* **GIVEN RECORDS**:
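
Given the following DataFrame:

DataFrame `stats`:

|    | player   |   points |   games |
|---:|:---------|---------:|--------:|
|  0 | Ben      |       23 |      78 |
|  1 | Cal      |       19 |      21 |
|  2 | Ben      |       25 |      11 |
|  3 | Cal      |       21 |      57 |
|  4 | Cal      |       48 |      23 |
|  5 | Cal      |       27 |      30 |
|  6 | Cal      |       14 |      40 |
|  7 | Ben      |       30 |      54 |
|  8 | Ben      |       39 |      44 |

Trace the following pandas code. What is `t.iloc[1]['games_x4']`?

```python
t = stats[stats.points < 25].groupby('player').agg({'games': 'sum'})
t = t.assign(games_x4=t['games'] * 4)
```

filter rows where points < 25:
  player  points  games
0    Ben      23     78
1    Cal      19     21
3    Cal      21     57
6    Cal      14     40
group by player, sum of games:
        games
player       
Ben        78
Cal       118
add column games_x4 = t['games'] * 4:
        games  games_x4
player                 
Ben        78       312
Cal       118       472
Reading off the value at position 1, column 'games_x4', we get 472.

472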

* **DIRECTIONS FOR THIS TASK**:
Reproduce only the lines running from the one that contains "Trace the following" to the last line of the records.

* **SOLUTION TO THE PROBLEM**:
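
Trace the following pandas code. What is `t.iloc[1]['games_x4']`?

```python
t = stats[stats.points < 25].groupby('player').agg({'games': 'sum'})
t = t.assign(games_x4=t['games'] * 4)
```

filter rows where points < 25:
  player  points  games
0    Ben      23     78
1    Cal      19     21
3    Cal      21     57
6    Cal      14     40
group by player, sum of games:
        games
player       
Ben        78
Cal       118
add column games_x4 = t['games'] * 4:
        games  games_x4
player                 
Ben        78       312
Cal       118       472
Reading off the value at position 1, column 'games_x4', we get 472.

472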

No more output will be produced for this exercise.